### SUPPLIED MATERIAL
◆ ◆ ◆ ◆ ◆ ◆ ◆

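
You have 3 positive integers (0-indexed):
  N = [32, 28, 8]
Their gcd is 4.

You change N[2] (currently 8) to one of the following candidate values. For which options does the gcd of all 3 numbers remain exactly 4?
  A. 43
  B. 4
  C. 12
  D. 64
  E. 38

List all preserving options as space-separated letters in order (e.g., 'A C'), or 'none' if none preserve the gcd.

Old gcd = 4; gcd of others (without N[2]) = 4
New gcd for candidate v: gcd(4, v). Preserves old gcd iff gcd(4, v) = 4.
  Option A: v=43, gcd(4,43)=1 -> changes
  Option B: v=4, gcd(4,4)=4 -> preserves
  Option C: v=12, gcd(4,12)=4 -> preserves
  Option D: v=64, gcd(4,64)=4 -> preserves
  Option E: v=38, gcd(4,38)=2 -> changes

Answer: B C D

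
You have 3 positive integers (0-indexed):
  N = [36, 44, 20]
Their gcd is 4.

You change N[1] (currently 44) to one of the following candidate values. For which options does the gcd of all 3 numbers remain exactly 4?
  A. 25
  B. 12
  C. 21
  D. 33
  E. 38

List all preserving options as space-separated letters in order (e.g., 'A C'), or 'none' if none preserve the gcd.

Answer: B

Derivation:
Old gcd = 4; gcd of others (without N[1]) = 4
New gcd for candidate v: gcd(4, v). Preserves old gcd iff gcd(4, v) = 4.
  Option A: v=25, gcd(4,25)=1 -> changes
  Option B: v=12, gcd(4,12)=4 -> preserves
  Option C: v=21, gcd(4,21)=1 -> changes
  Option D: v=33, gcd(4,33)=1 -> changes
  Option E: v=38, gcd(4,38)=2 -> changes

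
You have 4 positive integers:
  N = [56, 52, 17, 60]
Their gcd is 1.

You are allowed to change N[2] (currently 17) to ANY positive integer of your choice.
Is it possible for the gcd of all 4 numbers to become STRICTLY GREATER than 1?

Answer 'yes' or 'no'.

Answer: yes

Derivation:
Current gcd = 1
gcd of all OTHER numbers (without N[2]=17): gcd([56, 52, 60]) = 4
The new gcd after any change is gcd(4, new_value).
This can be at most 4.
Since 4 > old gcd 1, the gcd CAN increase (e.g., set N[2] = 4).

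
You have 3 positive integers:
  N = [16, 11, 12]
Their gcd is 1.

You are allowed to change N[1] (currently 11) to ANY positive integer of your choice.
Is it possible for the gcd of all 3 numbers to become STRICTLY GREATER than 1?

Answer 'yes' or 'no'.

Current gcd = 1
gcd of all OTHER numbers (without N[1]=11): gcd([16, 12]) = 4
The new gcd after any change is gcd(4, new_value).
This can be at most 4.
Since 4 > old gcd 1, the gcd CAN increase (e.g., set N[1] = 4).

Answer: yes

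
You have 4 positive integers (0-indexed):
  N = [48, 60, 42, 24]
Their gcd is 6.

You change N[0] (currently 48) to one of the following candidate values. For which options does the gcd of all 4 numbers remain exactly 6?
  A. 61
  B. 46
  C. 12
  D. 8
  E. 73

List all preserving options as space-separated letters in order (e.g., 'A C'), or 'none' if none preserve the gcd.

Old gcd = 6; gcd of others (without N[0]) = 6
New gcd for candidate v: gcd(6, v). Preserves old gcd iff gcd(6, v) = 6.
  Option A: v=61, gcd(6,61)=1 -> changes
  Option B: v=46, gcd(6,46)=2 -> changes
  Option C: v=12, gcd(6,12)=6 -> preserves
  Option D: v=8, gcd(6,8)=2 -> changes
  Option E: v=73, gcd(6,73)=1 -> changes

Answer: C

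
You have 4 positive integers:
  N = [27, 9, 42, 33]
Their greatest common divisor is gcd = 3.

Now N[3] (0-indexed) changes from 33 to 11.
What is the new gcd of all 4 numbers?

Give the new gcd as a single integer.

Numbers: [27, 9, 42, 33], gcd = 3
Change: index 3, 33 -> 11
gcd of the OTHER numbers (without index 3): gcd([27, 9, 42]) = 3
New gcd = gcd(g_others, new_val) = gcd(3, 11) = 1

Answer: 1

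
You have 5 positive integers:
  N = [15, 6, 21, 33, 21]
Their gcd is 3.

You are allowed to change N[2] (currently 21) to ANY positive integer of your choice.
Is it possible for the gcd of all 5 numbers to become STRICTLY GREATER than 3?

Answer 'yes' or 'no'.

Current gcd = 3
gcd of all OTHER numbers (without N[2]=21): gcd([15, 6, 33, 21]) = 3
The new gcd after any change is gcd(3, new_value).
This can be at most 3.
Since 3 = old gcd 3, the gcd can only stay the same or decrease.

Answer: no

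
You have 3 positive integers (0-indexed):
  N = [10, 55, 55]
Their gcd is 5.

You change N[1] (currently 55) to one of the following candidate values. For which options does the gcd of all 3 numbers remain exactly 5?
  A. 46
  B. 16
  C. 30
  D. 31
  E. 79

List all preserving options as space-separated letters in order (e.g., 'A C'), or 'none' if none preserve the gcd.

Answer: C

Derivation:
Old gcd = 5; gcd of others (without N[1]) = 5
New gcd for candidate v: gcd(5, v). Preserves old gcd iff gcd(5, v) = 5.
  Option A: v=46, gcd(5,46)=1 -> changes
  Option B: v=16, gcd(5,16)=1 -> changes
  Option C: v=30, gcd(5,30)=5 -> preserves
  Option D: v=31, gcd(5,31)=1 -> changes
  Option E: v=79, gcd(5,79)=1 -> changes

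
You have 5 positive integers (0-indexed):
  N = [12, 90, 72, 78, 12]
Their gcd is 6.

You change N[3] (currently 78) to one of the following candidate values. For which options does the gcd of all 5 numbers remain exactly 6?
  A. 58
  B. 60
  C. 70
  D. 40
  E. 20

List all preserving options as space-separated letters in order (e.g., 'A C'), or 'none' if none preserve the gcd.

Answer: B

Derivation:
Old gcd = 6; gcd of others (without N[3]) = 6
New gcd for candidate v: gcd(6, v). Preserves old gcd iff gcd(6, v) = 6.
  Option A: v=58, gcd(6,58)=2 -> changes
  Option B: v=60, gcd(6,60)=6 -> preserves
  Option C: v=70, gcd(6,70)=2 -> changes
  Option D: v=40, gcd(6,40)=2 -> changes
  Option E: v=20, gcd(6,20)=2 -> changes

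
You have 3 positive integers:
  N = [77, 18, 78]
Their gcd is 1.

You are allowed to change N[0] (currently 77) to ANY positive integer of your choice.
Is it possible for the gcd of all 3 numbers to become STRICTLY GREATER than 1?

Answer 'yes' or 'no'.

Current gcd = 1
gcd of all OTHER numbers (without N[0]=77): gcd([18, 78]) = 6
The new gcd after any change is gcd(6, new_value).
This can be at most 6.
Since 6 > old gcd 1, the gcd CAN increase (e.g., set N[0] = 6).

Answer: yes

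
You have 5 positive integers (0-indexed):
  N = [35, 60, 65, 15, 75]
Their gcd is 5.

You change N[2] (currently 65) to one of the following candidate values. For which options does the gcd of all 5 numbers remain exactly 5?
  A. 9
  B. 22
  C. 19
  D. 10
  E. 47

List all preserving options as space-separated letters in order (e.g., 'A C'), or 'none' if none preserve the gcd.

Answer: D

Derivation:
Old gcd = 5; gcd of others (without N[2]) = 5
New gcd for candidate v: gcd(5, v). Preserves old gcd iff gcd(5, v) = 5.
  Option A: v=9, gcd(5,9)=1 -> changes
  Option B: v=22, gcd(5,22)=1 -> changes
  Option C: v=19, gcd(5,19)=1 -> changes
  Option D: v=10, gcd(5,10)=5 -> preserves
  Option E: v=47, gcd(5,47)=1 -> changes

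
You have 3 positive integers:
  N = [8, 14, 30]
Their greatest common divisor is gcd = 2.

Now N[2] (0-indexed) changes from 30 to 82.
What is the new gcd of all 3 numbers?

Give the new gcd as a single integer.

Answer: 2

Derivation:
Numbers: [8, 14, 30], gcd = 2
Change: index 2, 30 -> 82
gcd of the OTHER numbers (without index 2): gcd([8, 14]) = 2
New gcd = gcd(g_others, new_val) = gcd(2, 82) = 2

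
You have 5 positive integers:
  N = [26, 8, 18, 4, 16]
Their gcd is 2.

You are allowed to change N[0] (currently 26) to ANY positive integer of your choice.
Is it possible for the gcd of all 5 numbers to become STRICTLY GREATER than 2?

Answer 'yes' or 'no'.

Current gcd = 2
gcd of all OTHER numbers (without N[0]=26): gcd([8, 18, 4, 16]) = 2
The new gcd after any change is gcd(2, new_value).
This can be at most 2.
Since 2 = old gcd 2, the gcd can only stay the same or decrease.

Answer: no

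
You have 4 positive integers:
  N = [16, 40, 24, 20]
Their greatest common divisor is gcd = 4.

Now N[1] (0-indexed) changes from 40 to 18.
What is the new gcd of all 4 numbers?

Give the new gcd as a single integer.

Answer: 2

Derivation:
Numbers: [16, 40, 24, 20], gcd = 4
Change: index 1, 40 -> 18
gcd of the OTHER numbers (without index 1): gcd([16, 24, 20]) = 4
New gcd = gcd(g_others, new_val) = gcd(4, 18) = 2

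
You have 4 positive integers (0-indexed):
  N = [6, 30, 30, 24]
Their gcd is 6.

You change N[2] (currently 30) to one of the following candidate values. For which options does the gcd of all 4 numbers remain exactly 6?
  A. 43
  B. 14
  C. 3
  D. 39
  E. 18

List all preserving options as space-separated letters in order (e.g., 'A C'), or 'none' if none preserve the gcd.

Old gcd = 6; gcd of others (without N[2]) = 6
New gcd for candidate v: gcd(6, v). Preserves old gcd iff gcd(6, v) = 6.
  Option A: v=43, gcd(6,43)=1 -> changes
  Option B: v=14, gcd(6,14)=2 -> changes
  Option C: v=3, gcd(6,3)=3 -> changes
  Option D: v=39, gcd(6,39)=3 -> changes
  Option E: v=18, gcd(6,18)=6 -> preserves

Answer: E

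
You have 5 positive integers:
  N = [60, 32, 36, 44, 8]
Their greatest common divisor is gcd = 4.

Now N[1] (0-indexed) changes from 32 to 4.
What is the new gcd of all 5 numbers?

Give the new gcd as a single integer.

Answer: 4

Derivation:
Numbers: [60, 32, 36, 44, 8], gcd = 4
Change: index 1, 32 -> 4
gcd of the OTHER numbers (without index 1): gcd([60, 36, 44, 8]) = 4
New gcd = gcd(g_others, new_val) = gcd(4, 4) = 4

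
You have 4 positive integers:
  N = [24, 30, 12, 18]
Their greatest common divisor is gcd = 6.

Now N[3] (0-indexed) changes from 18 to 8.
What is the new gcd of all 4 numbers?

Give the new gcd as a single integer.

Numbers: [24, 30, 12, 18], gcd = 6
Change: index 3, 18 -> 8
gcd of the OTHER numbers (without index 3): gcd([24, 30, 12]) = 6
New gcd = gcd(g_others, new_val) = gcd(6, 8) = 2

Answer: 2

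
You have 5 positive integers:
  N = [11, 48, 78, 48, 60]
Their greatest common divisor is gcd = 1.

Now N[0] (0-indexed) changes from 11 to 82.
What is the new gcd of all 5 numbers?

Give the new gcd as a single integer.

Numbers: [11, 48, 78, 48, 60], gcd = 1
Change: index 0, 11 -> 82
gcd of the OTHER numbers (without index 0): gcd([48, 78, 48, 60]) = 6
New gcd = gcd(g_others, new_val) = gcd(6, 82) = 2

Answer: 2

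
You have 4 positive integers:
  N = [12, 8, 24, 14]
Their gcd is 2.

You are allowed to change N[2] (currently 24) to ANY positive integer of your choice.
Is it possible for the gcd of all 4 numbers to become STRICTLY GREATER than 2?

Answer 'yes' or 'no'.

Answer: no

Derivation:
Current gcd = 2
gcd of all OTHER numbers (without N[2]=24): gcd([12, 8, 14]) = 2
The new gcd after any change is gcd(2, new_value).
This can be at most 2.
Since 2 = old gcd 2, the gcd can only stay the same or decrease.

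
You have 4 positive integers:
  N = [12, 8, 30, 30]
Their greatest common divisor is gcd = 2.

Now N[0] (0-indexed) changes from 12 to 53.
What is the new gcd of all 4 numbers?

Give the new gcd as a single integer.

Numbers: [12, 8, 30, 30], gcd = 2
Change: index 0, 12 -> 53
gcd of the OTHER numbers (without index 0): gcd([8, 30, 30]) = 2
New gcd = gcd(g_others, new_val) = gcd(2, 53) = 1

Answer: 1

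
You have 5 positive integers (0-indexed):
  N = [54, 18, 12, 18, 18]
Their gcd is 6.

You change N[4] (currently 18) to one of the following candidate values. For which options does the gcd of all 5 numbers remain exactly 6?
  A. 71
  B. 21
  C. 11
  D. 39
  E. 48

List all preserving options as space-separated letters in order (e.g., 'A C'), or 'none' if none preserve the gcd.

Old gcd = 6; gcd of others (without N[4]) = 6
New gcd for candidate v: gcd(6, v). Preserves old gcd iff gcd(6, v) = 6.
  Option A: v=71, gcd(6,71)=1 -> changes
  Option B: v=21, gcd(6,21)=3 -> changes
  Option C: v=11, gcd(6,11)=1 -> changes
  Option D: v=39, gcd(6,39)=3 -> changes
  Option E: v=48, gcd(6,48)=6 -> preserves

Answer: E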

◆ ◆ ◆ ◆ ◆ ◆ ◆

### ASSIGNED TASK
Produce a word-for-word copy of everything above from the line holding "Their gcd is 3." down to the line holding "GREATER than 3?", with both of those lines kept.

### REPLY TO THE EXERCISE
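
Their gcd is 3.

You are allowed to change N[2] (currently 21) to ANY positive integer of your choice.
Is it possible for the gcd of all 5 numbers to become STRICTLY GREATER than 3?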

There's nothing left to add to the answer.